**Exercise prompt:** Your task is to copy the stretch of lines in the records below that begins with the line containing "sing been our" and ends with the line containing "those bread stay", exactly as written, with nothing added.

**Available records:**
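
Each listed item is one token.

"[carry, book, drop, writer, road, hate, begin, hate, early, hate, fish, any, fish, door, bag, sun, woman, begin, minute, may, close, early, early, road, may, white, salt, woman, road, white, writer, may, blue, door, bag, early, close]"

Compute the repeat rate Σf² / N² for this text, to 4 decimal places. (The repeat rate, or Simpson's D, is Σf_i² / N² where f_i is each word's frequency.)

0.0606

Frequencies: early:4, road:3, hate:3, may:3, writer:2, begin:2, fish:2, door:2, bag:2, woman:2, close:2, white:2, carry:1, book:1, drop:1, any:1, sun:1, minute:1, salt:1, blue:1
Σf² = 83; N² = 1369
Repeat rate = 83 / 1369 = 0.0606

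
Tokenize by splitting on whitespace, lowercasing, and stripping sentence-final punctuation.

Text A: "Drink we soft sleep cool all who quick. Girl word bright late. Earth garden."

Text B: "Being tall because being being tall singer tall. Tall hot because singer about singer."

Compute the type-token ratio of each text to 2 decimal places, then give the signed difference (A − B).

TTR(A) = 14/14 = 1.00
TTR(B) = 6/14 = 0.43
Difference = 1.00 − 0.43 = 0.57

0.57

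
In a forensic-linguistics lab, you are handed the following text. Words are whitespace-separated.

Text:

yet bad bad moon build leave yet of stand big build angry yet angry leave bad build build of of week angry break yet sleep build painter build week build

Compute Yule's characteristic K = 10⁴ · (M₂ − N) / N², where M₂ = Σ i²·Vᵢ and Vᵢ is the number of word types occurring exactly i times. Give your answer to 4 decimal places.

Frequencies: build:7, yet:4, bad:3, of:3, angry:3, leave:2, week:2, moon:1, stand:1, big:1, break:1, sleep:1, painter:1
N = 30. Frequency spectrum: V_1=6, V_2=2, V_3=3, V_4=1, V_7=1
M₂ = 1²·6 + 2²·2 + 3²·3 + 4²·1 + 7²·1 = 106
K = 10000 × (106 − 30) / 30² = 844.4444

844.4444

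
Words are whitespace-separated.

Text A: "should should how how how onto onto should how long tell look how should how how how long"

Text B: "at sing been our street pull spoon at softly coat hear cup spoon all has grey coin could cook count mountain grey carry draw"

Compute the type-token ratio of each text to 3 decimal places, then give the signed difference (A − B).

-0.542

TTR(A) = 6/18 = 0.333
TTR(B) = 21/24 = 0.875
Difference = 0.333 − 0.875 = -0.542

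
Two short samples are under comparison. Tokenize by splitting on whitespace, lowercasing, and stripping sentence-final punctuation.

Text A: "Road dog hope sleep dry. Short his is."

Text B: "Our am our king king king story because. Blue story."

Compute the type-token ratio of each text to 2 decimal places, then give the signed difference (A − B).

TTR(A) = 8/8 = 1.00
TTR(B) = 6/10 = 0.60
Difference = 1.00 − 0.60 = 0.40

0.40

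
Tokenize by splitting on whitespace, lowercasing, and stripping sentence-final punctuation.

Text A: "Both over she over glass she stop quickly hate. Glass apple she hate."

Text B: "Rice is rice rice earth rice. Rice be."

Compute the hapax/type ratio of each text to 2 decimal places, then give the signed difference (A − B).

-0.25

A: hapax=4, V=8, ratio=0.50
B: hapax=3, V=4, ratio=0.75
Difference = 0.50 − 0.75 = -0.25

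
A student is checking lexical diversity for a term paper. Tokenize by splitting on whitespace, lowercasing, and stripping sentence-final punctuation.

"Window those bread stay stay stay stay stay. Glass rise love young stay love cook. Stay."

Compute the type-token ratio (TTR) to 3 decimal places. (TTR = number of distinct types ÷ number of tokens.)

N = 16 tokens, V = 9 types.
TTR = V / N = 9 / 16 = 0.563

0.563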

**Result:**
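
Text B: "at sing been our street pull spoon at softly coat hear cup spoon all has grey coin could cook count mountain grey carry draw"

Compute the type-token ratio of each text to 3 decimal places, then give the signed difference (A − B).

-0.542

TTR(A) = 6/18 = 0.333
TTR(B) = 21/24 = 0.875
Difference = 0.333 − 0.875 = -0.542

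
Two short samples are under comparison. Tokenize by splitting on whitespace, lowercasing, and stripping sentence-final punctuation.

Text A: "Road dog hope sleep dry. Short his is."

Text B: "Our am our king king king story because. Blue story."

Compute the type-token ratio of each text to 2 decimal places, then give the signed difference (A − B).

TTR(A) = 8/8 = 1.00
TTR(B) = 6/10 = 0.60
Difference = 1.00 − 0.60 = 0.40

0.40

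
Tokenize by splitting on whitespace, lowercasing, and stripping sentence-final punctuation.

Text A: "Both over she over glass she stop quickly hate. Glass apple she hate."

Text B: "Rice is rice rice earth rice. Rice be."

Compute the hapax/type ratio of each text to 2 decimal places, then give the signed difference (A − B).

-0.25

A: hapax=4, V=8, ratio=0.50
B: hapax=3, V=4, ratio=0.75
Difference = 0.50 − 0.75 = -0.25

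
A student is checking lexical diversity for a term paper. Tokenize by splitting on whitespace, lowercasing, and stripping sentence-final punctuation.

"Window those bread stay stay stay stay stay. Glass rise love young stay love cook. Stay."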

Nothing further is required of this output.